(Work required):
Where a line in the records below includes "Answer", pull that line out.

Collection entries
------------------------------
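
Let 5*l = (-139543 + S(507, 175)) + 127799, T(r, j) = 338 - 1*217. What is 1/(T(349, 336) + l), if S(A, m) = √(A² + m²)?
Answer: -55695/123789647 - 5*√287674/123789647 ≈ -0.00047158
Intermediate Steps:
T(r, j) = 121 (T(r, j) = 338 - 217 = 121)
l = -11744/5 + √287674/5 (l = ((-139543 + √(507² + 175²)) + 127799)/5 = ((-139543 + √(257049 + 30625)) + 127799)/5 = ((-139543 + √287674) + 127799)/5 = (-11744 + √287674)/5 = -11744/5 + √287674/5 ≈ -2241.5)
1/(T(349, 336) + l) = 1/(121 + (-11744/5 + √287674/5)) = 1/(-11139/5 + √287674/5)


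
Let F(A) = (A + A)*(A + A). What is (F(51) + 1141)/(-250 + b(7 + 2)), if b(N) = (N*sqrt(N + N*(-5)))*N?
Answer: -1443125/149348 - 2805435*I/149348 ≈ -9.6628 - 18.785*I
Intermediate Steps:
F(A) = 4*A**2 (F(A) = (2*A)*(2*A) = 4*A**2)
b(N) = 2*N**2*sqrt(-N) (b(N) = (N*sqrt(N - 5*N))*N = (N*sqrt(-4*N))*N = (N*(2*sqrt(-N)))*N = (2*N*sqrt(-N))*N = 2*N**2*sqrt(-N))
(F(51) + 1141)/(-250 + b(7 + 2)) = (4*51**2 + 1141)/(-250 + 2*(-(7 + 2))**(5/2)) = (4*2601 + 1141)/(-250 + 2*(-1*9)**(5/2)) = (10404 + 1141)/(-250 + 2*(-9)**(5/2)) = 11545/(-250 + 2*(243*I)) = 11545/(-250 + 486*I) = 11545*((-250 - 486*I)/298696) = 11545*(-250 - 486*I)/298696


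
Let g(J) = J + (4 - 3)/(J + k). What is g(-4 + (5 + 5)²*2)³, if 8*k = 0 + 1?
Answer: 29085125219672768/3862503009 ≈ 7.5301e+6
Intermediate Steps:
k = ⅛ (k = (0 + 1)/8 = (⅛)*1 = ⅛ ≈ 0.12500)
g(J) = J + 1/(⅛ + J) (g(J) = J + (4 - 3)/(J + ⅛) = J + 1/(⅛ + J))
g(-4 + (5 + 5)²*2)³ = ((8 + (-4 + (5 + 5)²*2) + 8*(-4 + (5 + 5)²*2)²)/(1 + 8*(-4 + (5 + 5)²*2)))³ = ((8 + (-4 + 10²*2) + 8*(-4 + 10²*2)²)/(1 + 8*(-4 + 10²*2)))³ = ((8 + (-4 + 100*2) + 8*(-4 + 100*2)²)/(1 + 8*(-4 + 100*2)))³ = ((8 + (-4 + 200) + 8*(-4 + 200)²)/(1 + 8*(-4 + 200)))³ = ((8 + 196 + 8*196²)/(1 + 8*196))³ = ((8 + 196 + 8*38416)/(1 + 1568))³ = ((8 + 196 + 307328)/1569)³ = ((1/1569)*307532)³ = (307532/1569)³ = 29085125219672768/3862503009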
------------------------------
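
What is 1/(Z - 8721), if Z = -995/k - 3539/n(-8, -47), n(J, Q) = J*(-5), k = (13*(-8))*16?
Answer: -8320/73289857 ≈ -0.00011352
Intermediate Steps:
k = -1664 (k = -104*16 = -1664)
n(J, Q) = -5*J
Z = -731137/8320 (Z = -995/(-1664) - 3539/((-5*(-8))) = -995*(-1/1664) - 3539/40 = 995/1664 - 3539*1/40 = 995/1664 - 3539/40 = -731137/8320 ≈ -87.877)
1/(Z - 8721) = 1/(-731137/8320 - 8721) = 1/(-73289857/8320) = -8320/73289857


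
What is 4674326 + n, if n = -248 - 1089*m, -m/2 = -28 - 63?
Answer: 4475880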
------------------------------
(Task output):
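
Answer: -55695/123789647 - 5*√287674/123789647 ≈ -0.00047158
Answer: -1443125/149348 - 2805435*I/149348 ≈ -9.6628 - 18.785*I
Answer: 29085125219672768/3862503009 ≈ 7.5301e+6
Answer: -8320/73289857 ≈ -0.00011352
Answer: 4475880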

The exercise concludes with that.